* _What is expected_
The reply should return the data in full, exactly as written.

** Opening Stored data block **

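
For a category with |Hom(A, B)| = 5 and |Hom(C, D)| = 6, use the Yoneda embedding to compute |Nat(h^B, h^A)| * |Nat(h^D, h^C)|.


By the Yoneda lemma, Nat(h^B, h^A) is isomorphic to Hom(A, B),
so |Nat(h^B, h^A)| = |Hom(A, B)| and |Nat(h^D, h^C)| = |Hom(C, D)|.
|Hom(A, B)| = 5, |Hom(C, D)| = 6.
|Nat(h^B, h^A) x Nat(h^D, h^C)| = 5 * 6 = 30

30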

** Closing Stored data block **

* _Written response_
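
For a category with |Hom(A, B)| = 5 and |Hom(C, D)| = 6, use the Yoneda embedding to compute |Nat(h^B, h^A)| * |Nat(h^D, h^C)|.


By the Yoneda lemma, Nat(h^B, h^A) is isomorphic to Hom(A, B),
so |Nat(h^B, h^A)| = |Hom(A, B)| and |Nat(h^D, h^C)| = |Hom(C, D)|.
|Hom(A, B)| = 5, |Hom(C, D)| = 6.
|Nat(h^B, h^A) x Nat(h^D, h^C)| = 5 * 6 = 30

30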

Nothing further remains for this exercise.